((
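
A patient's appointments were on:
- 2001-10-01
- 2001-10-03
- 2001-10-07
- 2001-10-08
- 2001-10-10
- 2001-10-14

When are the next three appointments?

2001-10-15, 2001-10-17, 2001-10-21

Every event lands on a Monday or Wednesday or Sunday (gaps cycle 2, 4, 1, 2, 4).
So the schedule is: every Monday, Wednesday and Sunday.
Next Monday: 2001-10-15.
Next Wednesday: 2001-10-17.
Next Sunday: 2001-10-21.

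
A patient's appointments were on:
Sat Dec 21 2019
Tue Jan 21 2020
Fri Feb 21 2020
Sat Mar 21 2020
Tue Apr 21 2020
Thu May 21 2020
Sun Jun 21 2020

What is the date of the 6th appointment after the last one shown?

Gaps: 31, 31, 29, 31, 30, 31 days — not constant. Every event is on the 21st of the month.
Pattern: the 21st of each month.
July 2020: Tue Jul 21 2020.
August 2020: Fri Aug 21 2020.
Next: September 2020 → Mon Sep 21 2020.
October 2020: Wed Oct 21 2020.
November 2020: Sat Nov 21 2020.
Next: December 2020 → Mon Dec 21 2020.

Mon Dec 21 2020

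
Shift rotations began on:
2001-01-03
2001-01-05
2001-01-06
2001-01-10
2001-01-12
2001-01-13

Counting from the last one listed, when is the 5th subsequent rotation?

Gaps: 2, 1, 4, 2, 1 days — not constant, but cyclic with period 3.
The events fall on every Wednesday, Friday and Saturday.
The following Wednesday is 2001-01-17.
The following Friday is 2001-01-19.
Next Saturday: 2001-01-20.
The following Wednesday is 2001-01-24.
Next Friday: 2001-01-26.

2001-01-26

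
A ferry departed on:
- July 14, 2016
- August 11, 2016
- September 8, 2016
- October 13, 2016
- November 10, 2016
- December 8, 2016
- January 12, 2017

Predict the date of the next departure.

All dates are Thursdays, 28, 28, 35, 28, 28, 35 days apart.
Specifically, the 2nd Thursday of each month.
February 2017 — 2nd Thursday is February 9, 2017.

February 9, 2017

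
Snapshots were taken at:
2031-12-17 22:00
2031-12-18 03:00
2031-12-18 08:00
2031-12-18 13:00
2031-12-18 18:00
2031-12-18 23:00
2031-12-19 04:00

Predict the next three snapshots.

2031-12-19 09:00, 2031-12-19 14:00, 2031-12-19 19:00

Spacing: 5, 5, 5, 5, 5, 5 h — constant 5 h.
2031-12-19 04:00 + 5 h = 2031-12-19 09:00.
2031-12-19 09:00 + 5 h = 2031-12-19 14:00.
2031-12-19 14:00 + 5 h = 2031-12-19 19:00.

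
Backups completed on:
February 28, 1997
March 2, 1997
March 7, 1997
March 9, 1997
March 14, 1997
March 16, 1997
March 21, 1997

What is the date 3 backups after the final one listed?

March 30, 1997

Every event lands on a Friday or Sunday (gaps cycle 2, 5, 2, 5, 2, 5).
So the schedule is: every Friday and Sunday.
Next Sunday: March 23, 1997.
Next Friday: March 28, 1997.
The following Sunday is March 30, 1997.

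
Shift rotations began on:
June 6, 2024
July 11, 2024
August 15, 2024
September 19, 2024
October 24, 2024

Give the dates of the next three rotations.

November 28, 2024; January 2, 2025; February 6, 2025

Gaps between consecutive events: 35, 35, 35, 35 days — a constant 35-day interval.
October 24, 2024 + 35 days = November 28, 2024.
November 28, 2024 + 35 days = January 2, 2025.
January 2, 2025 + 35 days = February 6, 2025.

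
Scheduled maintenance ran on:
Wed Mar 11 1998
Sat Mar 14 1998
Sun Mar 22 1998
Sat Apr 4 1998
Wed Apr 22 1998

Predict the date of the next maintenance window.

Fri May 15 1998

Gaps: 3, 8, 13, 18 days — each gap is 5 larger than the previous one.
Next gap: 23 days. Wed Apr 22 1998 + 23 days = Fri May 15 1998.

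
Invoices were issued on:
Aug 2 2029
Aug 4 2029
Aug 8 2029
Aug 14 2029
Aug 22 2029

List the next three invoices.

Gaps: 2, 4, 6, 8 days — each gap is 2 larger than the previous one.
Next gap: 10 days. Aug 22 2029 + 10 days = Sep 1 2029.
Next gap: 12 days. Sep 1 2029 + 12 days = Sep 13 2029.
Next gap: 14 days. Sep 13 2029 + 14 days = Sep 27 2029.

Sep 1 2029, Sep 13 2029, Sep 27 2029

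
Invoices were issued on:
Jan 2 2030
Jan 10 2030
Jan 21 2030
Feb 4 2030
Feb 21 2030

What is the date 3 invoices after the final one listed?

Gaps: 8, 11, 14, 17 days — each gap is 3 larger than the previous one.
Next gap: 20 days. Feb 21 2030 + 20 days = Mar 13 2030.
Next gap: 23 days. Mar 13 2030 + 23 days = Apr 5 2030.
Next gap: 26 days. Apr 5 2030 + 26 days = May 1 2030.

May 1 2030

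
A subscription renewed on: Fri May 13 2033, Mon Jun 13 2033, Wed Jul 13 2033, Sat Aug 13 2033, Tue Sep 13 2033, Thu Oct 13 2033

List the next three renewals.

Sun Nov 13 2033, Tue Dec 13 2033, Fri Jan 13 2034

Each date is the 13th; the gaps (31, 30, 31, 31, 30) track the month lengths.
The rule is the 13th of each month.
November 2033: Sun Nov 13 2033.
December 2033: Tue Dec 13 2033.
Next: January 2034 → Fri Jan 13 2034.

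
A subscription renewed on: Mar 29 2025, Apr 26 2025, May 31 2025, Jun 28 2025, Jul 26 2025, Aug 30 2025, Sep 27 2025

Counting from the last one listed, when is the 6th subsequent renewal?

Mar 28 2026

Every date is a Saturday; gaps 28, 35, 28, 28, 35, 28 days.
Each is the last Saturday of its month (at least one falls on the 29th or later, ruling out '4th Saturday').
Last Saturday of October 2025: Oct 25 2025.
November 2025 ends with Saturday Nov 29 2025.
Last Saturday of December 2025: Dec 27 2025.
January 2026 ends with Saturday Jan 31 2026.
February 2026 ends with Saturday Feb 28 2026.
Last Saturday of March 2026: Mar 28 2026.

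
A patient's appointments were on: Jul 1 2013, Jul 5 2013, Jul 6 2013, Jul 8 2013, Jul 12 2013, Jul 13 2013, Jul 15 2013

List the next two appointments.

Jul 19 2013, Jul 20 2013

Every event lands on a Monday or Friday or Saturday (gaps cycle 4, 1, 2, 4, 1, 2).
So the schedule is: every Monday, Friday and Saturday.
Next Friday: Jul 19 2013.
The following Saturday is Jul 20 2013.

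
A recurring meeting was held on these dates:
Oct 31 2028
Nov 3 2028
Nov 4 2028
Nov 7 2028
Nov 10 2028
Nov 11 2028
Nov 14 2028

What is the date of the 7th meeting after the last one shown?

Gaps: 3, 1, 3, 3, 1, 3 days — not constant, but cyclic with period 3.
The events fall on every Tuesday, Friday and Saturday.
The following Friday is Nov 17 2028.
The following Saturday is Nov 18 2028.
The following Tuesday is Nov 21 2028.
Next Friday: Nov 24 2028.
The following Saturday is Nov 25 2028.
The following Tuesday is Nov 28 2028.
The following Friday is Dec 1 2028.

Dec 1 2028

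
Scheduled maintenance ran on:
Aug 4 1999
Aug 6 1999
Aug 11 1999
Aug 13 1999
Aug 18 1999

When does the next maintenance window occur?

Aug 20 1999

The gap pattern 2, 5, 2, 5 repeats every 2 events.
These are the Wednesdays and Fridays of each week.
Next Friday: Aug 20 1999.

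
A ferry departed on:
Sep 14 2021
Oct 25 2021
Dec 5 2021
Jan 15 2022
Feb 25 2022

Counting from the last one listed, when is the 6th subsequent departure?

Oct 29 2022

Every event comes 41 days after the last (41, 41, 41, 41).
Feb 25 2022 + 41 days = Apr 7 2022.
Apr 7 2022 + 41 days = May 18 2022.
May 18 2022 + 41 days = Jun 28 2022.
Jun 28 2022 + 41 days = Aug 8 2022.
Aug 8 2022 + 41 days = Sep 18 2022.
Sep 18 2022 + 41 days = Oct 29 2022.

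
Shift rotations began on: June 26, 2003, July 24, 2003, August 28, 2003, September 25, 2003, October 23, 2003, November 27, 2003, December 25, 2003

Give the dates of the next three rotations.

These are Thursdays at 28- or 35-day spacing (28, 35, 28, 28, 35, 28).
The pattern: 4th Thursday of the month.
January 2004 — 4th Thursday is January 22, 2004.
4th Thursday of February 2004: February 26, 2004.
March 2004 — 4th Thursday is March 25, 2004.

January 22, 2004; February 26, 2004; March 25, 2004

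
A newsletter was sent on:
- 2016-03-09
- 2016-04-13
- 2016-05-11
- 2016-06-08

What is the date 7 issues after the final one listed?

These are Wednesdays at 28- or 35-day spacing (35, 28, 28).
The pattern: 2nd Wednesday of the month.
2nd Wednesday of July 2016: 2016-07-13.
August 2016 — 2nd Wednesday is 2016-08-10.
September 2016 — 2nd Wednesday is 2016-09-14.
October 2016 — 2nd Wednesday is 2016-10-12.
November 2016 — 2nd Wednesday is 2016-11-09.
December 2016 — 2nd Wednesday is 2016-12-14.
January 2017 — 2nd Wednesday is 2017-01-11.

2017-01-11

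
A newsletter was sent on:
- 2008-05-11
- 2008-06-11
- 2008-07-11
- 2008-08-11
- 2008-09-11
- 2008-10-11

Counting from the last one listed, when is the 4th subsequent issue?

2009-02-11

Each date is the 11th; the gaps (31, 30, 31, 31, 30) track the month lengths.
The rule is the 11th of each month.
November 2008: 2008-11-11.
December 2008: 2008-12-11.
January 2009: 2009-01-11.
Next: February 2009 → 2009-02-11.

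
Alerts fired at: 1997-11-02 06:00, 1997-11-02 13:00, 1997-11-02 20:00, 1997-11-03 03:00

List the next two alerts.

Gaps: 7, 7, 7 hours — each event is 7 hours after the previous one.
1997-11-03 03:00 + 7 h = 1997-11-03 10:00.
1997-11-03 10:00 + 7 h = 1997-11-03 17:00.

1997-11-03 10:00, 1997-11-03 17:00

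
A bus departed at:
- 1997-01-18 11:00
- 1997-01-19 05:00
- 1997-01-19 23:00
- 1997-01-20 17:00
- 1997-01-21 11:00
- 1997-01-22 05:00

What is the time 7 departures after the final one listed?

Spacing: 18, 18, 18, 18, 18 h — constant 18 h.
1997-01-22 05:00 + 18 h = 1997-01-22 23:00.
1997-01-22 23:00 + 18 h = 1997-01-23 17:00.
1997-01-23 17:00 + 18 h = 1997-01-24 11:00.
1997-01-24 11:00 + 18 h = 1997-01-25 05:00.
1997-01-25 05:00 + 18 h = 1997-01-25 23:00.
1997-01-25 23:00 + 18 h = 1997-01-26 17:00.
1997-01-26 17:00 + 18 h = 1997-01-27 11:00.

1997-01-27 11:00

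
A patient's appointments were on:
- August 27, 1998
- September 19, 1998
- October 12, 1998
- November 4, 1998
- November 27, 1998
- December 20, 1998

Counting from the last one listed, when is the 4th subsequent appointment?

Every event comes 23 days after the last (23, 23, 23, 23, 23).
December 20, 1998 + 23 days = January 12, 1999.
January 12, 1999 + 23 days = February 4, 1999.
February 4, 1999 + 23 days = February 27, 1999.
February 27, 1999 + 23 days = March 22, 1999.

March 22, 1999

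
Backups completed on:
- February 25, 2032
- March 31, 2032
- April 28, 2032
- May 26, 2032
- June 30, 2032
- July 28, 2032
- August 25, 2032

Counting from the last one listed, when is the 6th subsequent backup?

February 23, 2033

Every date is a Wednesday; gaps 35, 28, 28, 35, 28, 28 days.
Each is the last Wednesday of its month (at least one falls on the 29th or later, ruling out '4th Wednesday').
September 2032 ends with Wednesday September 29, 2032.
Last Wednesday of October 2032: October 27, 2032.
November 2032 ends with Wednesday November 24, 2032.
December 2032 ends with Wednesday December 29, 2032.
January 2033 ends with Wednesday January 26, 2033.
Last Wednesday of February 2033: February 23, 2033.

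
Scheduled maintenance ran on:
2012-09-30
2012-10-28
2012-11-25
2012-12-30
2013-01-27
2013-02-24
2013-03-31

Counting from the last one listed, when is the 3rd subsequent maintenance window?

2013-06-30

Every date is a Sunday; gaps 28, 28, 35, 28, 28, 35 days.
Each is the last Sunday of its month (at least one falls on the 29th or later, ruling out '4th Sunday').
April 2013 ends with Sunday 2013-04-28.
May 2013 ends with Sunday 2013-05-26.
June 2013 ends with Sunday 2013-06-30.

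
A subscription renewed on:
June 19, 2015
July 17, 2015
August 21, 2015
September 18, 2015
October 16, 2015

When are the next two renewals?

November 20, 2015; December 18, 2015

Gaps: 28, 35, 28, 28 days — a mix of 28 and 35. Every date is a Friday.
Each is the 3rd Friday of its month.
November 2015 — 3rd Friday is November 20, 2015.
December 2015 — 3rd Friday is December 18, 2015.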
))
((
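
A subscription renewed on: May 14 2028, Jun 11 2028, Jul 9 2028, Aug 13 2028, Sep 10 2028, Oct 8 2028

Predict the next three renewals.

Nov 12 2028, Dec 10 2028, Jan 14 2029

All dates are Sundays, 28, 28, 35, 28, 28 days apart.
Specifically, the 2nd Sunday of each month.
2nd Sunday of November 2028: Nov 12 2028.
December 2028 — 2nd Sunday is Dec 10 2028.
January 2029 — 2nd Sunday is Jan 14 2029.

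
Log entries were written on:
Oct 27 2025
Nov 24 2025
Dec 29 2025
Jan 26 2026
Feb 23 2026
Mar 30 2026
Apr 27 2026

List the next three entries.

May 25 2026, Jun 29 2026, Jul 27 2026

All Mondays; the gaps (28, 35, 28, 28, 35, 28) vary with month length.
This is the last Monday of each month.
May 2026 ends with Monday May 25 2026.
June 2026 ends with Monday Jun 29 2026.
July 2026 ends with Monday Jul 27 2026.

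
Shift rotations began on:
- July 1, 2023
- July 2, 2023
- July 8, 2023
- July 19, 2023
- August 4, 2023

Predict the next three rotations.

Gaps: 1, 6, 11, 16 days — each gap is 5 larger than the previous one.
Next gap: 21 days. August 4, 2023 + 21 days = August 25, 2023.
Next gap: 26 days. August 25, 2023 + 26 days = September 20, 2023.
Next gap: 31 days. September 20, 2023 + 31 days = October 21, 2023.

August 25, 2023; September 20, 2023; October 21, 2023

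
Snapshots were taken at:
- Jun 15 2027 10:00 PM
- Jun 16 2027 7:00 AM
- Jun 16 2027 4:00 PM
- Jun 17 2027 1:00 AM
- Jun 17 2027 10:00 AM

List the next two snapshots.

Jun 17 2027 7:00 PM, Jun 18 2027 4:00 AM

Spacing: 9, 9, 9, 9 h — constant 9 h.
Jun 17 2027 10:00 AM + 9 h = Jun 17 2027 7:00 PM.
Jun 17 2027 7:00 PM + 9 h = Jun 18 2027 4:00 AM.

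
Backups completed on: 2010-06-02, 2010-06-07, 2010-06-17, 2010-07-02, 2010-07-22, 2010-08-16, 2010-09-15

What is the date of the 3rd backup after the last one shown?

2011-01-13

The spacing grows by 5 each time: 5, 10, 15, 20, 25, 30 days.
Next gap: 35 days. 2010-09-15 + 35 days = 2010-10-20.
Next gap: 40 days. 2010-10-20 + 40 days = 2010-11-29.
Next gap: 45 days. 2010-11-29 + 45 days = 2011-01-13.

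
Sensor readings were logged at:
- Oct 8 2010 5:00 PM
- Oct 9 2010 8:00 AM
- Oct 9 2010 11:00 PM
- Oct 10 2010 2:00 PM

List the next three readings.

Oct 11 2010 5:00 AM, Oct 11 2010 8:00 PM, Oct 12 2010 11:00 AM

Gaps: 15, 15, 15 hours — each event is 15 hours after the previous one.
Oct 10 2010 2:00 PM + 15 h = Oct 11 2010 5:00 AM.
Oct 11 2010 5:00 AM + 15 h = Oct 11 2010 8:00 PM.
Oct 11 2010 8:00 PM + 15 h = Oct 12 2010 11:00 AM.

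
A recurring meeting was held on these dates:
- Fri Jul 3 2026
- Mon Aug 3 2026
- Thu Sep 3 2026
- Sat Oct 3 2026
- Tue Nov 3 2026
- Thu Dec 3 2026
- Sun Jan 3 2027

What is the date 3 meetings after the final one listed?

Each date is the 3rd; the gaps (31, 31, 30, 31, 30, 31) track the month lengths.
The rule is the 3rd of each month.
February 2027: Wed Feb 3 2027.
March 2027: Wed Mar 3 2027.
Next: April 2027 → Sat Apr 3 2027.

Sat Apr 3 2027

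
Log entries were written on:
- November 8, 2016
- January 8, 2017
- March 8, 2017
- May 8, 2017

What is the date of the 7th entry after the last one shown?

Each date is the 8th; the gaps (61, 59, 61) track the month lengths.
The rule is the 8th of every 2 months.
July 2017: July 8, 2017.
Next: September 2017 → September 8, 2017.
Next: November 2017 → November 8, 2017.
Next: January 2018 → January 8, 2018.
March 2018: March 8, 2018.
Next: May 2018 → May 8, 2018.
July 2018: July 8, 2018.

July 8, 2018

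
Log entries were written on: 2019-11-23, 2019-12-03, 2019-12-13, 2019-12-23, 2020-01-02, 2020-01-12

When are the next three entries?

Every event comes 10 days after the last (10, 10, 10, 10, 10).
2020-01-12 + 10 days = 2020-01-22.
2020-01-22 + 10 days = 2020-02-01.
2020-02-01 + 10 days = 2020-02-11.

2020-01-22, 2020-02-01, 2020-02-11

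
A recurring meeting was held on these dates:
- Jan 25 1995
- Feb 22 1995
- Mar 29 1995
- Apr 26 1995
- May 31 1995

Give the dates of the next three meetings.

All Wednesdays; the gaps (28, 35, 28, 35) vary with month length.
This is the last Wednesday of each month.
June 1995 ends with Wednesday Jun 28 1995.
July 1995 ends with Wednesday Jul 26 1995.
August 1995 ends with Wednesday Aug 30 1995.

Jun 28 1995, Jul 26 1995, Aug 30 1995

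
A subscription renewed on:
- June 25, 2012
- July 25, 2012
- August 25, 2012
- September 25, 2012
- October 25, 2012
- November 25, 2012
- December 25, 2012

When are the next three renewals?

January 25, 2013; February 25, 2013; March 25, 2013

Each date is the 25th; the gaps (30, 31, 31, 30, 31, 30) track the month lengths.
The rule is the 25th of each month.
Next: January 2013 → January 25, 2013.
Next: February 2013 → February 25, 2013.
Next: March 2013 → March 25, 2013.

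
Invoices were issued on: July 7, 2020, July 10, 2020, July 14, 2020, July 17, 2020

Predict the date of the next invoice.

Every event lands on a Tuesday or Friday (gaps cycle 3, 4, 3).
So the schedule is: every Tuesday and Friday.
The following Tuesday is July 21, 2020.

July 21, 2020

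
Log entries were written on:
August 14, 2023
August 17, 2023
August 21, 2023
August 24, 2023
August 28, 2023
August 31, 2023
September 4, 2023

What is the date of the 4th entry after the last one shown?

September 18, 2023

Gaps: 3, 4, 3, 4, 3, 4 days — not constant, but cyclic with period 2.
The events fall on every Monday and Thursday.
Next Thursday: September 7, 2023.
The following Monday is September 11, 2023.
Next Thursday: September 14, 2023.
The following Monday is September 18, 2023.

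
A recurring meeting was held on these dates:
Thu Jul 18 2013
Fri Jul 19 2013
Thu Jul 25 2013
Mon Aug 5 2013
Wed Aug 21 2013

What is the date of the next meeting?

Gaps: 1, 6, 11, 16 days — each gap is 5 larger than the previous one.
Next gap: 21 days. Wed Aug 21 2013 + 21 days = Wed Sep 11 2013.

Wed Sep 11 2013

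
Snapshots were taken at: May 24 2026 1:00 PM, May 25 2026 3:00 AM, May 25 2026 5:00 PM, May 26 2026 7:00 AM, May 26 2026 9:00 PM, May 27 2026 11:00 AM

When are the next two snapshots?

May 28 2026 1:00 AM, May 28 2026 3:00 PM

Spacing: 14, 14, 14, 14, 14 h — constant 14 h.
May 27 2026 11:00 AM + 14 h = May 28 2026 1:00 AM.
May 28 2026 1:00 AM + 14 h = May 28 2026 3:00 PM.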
))
((
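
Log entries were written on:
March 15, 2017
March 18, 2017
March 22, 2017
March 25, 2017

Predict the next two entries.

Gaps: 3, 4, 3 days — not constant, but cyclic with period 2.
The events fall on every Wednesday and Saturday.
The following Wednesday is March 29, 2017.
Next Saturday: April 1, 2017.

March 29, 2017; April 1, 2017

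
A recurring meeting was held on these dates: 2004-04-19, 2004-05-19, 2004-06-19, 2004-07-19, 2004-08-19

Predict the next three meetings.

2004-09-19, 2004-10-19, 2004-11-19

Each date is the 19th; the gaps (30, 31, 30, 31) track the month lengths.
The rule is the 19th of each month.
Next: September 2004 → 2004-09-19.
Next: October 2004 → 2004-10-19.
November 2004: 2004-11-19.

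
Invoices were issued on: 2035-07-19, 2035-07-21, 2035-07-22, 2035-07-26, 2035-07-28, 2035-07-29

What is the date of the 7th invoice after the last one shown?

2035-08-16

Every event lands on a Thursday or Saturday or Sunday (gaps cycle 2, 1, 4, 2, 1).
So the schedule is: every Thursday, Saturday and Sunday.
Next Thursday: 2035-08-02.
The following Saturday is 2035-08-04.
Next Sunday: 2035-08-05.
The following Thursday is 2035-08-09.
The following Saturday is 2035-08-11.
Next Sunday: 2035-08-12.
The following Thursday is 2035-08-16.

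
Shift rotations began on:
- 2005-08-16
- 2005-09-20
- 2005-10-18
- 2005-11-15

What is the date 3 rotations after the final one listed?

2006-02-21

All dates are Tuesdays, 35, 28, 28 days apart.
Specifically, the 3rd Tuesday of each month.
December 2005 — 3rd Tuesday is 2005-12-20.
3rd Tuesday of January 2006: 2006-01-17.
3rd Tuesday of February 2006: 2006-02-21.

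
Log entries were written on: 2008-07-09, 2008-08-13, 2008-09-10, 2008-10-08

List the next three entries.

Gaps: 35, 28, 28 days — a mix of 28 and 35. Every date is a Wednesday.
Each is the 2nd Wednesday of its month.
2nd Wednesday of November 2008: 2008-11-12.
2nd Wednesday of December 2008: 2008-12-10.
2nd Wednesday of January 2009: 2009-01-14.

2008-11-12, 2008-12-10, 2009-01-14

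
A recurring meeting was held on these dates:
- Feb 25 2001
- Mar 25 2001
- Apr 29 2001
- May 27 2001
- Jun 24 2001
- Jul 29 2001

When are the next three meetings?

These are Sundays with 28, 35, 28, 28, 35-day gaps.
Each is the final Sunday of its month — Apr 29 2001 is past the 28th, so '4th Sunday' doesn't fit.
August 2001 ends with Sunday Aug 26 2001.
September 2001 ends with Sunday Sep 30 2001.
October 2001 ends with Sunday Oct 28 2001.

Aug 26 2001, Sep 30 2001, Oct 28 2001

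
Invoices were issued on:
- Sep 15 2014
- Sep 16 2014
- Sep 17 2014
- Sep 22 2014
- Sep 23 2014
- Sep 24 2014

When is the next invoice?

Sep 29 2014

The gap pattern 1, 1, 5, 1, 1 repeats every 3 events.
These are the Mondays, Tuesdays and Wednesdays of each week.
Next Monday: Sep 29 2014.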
))
What you return must be an exact retyping of the lines above starting at the line with "- 2001-10-07" and ending at the line with "Sun Jun 21 2020", and nothing besides.

▶ **ANSWER TO THIS PROBLEM**
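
- 2001-10-07
- 2001-10-08
- 2001-10-10
- 2001-10-14

When are the next three appointments?

2001-10-15, 2001-10-17, 2001-10-21

Every event lands on a Monday or Wednesday or Sunday (gaps cycle 2, 4, 1, 2, 4).
So the schedule is: every Monday, Wednesday and Sunday.
Next Monday: 2001-10-15.
Next Wednesday: 2001-10-17.
Next Sunday: 2001-10-21.

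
A patient's appointments were on:
Sat Dec 21 2019
Tue Jan 21 2020
Fri Feb 21 2020
Sat Mar 21 2020
Tue Apr 21 2020
Thu May 21 2020
Sun Jun 21 2020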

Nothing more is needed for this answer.